▶ **EXERCISE OBJECTIVE**
If a line in the data below includes the string "which", please return a copy of it.

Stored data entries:
────────────────────────────────────────
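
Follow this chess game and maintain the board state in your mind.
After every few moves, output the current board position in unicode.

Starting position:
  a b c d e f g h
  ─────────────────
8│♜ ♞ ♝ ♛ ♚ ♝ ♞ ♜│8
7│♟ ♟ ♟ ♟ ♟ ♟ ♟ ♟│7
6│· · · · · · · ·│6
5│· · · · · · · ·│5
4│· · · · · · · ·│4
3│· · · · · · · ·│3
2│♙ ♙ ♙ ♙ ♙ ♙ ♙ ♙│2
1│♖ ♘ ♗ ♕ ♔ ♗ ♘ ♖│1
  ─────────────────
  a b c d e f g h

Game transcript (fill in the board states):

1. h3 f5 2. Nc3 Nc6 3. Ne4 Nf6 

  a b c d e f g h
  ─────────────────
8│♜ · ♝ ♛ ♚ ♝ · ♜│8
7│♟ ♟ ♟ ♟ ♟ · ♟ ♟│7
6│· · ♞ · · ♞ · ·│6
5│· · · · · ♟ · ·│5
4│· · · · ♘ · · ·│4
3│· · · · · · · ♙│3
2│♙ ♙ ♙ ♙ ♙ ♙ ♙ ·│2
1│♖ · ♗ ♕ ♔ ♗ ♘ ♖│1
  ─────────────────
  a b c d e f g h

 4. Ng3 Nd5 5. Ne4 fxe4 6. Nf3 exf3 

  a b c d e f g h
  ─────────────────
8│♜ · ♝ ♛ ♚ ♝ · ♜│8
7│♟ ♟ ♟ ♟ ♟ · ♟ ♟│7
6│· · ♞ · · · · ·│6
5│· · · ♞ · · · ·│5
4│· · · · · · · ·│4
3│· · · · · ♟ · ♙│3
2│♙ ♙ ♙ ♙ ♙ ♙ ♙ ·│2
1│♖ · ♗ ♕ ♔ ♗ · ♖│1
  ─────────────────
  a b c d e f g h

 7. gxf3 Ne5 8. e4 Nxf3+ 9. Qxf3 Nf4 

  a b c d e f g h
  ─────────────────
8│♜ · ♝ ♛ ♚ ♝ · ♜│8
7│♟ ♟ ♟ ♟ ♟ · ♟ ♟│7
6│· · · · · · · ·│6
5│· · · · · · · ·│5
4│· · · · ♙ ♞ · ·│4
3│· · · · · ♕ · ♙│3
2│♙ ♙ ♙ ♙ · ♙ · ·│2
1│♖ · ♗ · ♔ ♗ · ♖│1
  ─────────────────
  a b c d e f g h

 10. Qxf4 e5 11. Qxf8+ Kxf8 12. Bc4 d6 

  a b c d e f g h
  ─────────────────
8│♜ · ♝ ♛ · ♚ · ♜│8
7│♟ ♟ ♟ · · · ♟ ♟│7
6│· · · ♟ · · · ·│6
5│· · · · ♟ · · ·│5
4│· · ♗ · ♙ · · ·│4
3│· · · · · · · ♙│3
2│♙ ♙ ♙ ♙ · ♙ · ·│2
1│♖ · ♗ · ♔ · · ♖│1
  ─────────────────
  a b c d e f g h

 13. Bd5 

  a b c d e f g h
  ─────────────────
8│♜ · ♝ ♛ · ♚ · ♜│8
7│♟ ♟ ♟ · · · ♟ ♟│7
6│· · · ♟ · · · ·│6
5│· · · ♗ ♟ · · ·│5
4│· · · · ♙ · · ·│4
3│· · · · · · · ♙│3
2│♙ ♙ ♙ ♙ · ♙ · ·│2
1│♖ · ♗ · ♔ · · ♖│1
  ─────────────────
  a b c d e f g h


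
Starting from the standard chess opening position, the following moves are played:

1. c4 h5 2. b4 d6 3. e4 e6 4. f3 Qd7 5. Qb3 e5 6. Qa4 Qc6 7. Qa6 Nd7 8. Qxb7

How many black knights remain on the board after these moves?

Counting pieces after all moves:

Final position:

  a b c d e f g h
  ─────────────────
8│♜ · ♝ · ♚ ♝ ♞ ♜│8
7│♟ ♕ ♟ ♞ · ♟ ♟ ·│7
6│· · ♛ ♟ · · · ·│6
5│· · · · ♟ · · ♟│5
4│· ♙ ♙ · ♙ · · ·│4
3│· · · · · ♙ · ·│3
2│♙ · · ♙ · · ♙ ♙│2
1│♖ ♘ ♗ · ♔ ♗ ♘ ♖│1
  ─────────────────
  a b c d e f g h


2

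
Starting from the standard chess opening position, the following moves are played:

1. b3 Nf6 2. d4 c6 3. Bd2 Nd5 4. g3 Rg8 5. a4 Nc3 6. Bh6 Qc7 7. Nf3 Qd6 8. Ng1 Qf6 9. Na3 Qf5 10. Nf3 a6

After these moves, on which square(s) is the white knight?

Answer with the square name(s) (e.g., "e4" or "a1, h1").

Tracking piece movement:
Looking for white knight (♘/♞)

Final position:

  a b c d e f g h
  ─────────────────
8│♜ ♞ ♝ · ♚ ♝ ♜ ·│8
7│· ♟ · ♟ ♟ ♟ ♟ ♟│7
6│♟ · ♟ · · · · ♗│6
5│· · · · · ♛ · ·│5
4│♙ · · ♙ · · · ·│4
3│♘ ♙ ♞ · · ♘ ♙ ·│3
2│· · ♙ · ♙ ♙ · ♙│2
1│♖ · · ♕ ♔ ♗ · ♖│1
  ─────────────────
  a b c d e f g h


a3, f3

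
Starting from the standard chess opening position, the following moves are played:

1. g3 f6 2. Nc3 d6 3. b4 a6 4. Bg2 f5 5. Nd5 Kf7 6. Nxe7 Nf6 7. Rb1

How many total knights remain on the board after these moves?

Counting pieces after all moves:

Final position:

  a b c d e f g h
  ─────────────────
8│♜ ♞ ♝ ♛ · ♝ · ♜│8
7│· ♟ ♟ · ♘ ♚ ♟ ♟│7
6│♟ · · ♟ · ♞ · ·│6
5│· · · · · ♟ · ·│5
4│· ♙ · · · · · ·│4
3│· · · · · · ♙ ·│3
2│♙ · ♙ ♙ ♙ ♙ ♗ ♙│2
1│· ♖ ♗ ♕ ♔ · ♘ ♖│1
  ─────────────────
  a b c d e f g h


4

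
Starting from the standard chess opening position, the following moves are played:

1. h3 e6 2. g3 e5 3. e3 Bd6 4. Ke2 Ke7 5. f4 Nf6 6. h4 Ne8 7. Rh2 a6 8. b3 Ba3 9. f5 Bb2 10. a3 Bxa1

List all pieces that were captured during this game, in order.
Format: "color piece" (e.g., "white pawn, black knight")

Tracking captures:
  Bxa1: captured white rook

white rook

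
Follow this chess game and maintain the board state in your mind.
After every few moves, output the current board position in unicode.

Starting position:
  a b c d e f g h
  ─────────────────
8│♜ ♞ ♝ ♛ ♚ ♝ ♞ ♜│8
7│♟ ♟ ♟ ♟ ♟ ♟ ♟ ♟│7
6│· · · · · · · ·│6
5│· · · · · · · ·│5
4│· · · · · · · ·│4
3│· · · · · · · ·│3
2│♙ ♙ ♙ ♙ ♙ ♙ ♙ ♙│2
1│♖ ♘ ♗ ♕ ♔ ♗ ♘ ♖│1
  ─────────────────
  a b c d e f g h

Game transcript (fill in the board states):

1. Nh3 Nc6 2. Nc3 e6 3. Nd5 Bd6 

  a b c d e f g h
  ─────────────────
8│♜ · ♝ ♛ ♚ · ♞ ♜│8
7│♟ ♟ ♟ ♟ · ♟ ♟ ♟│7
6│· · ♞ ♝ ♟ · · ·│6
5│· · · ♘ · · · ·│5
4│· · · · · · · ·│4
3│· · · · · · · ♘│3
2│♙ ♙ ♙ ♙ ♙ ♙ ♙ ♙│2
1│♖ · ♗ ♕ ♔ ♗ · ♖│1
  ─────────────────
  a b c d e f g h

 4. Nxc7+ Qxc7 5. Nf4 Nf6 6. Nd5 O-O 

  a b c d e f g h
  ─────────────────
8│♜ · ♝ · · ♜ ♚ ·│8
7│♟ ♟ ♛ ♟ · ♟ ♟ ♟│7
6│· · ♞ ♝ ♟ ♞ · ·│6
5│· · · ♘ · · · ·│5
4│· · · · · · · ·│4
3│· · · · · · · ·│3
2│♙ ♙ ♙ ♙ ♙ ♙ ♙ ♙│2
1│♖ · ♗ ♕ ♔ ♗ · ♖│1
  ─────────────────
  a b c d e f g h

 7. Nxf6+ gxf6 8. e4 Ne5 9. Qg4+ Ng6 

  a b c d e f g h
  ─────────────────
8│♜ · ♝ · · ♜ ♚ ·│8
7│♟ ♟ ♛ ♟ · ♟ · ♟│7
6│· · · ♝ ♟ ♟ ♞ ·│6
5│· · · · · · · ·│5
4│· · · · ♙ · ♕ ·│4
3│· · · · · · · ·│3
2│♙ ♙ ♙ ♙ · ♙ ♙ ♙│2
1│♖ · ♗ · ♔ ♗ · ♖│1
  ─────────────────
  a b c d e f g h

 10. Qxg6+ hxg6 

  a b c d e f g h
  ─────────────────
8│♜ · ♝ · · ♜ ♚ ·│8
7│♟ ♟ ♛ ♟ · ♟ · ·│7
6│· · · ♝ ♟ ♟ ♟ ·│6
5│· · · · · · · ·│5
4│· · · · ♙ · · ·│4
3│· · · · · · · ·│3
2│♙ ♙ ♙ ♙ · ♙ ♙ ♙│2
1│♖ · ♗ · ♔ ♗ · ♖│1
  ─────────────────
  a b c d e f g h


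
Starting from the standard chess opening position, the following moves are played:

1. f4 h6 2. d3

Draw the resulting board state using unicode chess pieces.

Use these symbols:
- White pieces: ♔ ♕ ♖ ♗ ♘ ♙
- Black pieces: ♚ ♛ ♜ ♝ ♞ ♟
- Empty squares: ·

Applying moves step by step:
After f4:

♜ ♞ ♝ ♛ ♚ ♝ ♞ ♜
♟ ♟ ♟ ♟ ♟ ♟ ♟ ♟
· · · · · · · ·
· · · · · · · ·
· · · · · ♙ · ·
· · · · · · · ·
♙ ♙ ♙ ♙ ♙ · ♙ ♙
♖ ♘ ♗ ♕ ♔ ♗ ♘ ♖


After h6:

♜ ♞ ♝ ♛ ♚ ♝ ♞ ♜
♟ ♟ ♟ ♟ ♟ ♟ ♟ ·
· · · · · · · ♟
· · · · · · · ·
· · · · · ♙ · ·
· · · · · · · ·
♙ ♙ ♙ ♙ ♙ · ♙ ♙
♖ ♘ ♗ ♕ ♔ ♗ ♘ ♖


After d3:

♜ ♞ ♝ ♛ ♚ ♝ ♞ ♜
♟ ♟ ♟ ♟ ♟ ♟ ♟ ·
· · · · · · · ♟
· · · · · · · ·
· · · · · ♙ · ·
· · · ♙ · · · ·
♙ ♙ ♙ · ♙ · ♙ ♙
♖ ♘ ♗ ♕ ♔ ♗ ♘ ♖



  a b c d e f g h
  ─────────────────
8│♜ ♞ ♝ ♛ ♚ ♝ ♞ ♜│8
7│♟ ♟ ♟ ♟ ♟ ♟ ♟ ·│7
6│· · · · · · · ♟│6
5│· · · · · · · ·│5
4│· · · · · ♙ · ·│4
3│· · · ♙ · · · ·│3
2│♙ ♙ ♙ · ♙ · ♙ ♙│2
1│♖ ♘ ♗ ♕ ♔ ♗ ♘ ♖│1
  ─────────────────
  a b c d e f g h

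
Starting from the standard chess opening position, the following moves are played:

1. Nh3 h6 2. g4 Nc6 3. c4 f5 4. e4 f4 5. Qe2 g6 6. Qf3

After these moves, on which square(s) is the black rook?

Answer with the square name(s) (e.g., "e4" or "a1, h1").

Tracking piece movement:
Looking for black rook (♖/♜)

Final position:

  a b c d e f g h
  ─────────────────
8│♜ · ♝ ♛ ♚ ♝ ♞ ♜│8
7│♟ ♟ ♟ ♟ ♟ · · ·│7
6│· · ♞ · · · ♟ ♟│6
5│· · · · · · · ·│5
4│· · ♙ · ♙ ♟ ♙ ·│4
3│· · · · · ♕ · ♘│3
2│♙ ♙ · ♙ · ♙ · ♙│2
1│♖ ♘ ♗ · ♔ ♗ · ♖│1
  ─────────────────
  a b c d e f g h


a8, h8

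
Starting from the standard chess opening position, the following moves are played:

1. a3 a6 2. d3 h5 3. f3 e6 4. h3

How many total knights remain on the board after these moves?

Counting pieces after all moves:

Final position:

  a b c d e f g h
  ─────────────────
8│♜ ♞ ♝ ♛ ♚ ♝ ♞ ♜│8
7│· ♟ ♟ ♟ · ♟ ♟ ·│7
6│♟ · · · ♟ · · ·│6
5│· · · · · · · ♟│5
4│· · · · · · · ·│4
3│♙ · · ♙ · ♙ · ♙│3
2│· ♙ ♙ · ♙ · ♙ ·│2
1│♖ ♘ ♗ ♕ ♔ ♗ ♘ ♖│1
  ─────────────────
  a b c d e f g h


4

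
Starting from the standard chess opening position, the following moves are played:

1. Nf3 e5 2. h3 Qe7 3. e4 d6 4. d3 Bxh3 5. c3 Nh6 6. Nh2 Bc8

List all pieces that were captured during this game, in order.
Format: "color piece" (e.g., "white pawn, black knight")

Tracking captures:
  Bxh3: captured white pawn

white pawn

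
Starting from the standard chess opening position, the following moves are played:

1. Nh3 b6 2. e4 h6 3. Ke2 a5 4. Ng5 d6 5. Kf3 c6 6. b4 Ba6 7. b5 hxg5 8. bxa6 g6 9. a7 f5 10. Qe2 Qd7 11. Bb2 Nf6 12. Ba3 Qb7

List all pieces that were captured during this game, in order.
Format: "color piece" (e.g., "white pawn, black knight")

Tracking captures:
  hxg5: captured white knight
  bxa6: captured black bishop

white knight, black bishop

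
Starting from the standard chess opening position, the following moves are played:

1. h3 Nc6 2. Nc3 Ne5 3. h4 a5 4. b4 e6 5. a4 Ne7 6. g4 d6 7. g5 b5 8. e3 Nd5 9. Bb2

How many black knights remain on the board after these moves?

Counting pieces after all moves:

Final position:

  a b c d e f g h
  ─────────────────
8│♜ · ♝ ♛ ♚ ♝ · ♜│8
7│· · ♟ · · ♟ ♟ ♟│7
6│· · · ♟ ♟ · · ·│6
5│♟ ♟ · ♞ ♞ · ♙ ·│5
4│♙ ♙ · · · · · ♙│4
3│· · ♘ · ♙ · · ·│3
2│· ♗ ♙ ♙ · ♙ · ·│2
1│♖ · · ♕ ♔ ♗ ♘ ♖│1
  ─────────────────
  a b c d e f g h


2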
────────────────────────────────────────
▶ **REPLY TO THE TASK**
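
After these moves, on which square(s) is the white knight?
After these moves, on which square(s) is the black rook?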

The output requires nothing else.